-------- SOURCE DATA --------

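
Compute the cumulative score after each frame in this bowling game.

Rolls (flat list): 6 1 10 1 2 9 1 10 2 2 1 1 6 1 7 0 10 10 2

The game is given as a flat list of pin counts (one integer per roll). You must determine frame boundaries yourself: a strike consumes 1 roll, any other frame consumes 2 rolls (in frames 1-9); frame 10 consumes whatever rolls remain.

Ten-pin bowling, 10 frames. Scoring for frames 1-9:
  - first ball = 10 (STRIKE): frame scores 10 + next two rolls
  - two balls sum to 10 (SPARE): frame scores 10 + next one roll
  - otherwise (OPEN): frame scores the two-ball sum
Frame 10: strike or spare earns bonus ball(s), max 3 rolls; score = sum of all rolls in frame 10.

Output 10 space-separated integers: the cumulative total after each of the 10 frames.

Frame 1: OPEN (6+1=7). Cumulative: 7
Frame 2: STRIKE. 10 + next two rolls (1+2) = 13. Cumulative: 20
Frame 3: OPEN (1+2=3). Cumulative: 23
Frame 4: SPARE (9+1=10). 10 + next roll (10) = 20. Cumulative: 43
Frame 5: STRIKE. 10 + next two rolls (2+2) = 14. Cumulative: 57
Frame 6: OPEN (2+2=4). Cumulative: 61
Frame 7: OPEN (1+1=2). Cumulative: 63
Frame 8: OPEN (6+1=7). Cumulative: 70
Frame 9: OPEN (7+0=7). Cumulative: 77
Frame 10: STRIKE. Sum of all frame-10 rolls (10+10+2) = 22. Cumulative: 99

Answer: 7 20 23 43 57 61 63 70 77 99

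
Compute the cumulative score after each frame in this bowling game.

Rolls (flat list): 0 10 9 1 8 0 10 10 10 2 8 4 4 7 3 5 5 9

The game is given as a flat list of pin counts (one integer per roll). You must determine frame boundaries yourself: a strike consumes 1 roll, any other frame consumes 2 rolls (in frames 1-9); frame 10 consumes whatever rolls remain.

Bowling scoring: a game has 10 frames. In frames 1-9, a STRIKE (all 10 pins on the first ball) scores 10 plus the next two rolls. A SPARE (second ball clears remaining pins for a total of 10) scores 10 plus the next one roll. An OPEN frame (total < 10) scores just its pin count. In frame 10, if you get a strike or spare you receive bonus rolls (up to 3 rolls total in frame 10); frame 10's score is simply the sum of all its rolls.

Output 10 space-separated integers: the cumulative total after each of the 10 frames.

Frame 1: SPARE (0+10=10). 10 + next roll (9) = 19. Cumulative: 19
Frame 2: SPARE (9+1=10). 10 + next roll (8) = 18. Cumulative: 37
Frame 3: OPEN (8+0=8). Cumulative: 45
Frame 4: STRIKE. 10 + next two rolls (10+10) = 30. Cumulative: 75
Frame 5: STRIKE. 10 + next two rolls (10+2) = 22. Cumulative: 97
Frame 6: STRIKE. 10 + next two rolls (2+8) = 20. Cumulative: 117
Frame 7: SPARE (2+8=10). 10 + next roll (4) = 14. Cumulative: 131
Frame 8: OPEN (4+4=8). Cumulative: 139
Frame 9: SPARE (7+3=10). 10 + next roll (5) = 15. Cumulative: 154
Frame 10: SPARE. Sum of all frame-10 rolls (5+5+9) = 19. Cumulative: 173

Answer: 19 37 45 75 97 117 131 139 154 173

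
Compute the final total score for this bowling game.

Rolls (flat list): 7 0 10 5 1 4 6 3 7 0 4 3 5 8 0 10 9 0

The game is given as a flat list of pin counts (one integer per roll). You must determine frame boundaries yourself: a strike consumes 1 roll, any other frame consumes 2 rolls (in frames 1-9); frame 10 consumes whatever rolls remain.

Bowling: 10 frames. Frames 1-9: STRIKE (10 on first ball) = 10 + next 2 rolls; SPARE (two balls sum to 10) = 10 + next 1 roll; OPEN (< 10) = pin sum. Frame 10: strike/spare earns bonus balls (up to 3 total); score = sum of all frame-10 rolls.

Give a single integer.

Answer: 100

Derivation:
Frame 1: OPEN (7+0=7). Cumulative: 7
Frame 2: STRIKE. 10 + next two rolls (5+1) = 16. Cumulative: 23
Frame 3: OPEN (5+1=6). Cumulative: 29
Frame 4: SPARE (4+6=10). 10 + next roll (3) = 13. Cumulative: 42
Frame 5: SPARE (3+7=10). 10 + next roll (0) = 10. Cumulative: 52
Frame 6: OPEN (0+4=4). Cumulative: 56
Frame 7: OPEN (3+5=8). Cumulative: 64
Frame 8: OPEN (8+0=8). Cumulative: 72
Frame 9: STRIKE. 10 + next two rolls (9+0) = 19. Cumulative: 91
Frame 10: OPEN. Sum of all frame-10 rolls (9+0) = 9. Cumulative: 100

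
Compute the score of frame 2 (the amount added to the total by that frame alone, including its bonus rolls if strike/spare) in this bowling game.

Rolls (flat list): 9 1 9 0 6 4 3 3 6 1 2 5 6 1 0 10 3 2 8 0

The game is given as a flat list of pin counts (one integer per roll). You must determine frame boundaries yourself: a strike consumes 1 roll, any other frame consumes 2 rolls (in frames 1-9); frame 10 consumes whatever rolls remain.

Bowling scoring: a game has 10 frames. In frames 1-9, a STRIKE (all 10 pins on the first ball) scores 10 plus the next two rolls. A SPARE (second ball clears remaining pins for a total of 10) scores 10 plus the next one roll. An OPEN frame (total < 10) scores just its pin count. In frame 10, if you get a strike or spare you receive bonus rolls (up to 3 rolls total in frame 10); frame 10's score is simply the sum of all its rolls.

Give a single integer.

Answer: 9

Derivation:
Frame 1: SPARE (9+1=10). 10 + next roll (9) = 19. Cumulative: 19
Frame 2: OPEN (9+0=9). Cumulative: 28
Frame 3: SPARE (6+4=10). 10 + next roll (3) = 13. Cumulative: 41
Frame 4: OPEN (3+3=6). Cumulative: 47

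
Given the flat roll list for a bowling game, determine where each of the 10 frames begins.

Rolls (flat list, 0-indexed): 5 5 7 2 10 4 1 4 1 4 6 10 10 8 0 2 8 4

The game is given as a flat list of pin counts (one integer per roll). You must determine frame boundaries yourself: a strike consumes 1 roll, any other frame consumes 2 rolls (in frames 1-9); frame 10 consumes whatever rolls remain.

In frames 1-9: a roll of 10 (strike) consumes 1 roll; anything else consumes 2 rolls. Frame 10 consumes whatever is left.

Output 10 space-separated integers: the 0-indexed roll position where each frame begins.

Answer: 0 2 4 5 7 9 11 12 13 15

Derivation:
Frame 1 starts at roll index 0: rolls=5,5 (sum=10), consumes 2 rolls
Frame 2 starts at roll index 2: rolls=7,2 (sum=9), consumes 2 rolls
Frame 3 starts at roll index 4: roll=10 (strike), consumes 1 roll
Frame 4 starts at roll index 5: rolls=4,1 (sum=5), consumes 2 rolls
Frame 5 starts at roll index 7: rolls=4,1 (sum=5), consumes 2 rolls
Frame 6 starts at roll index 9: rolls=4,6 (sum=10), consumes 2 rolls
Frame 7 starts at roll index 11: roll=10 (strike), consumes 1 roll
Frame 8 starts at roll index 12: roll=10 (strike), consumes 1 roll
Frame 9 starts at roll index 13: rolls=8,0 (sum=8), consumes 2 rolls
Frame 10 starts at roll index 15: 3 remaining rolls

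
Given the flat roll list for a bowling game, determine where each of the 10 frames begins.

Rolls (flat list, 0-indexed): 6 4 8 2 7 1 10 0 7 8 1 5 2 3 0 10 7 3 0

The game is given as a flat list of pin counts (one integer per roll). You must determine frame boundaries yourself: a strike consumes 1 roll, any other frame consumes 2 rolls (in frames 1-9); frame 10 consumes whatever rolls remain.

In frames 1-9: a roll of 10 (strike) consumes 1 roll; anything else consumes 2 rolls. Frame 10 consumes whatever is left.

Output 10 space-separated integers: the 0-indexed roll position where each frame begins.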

--------

◆ **DIRECTIONS FOR THIS TASK**
Go through the data above from its first line and copy each line exactly, stopping once the line with "Rolls (flat list): 6" has been copied.

◆ **ANSWER BOX**
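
Compute the cumulative score after each frame in this bowling game.

Rolls (flat list): 6 1 10 1 2 9 1 10 2 2 1 1 6 1 7 0 10 10 2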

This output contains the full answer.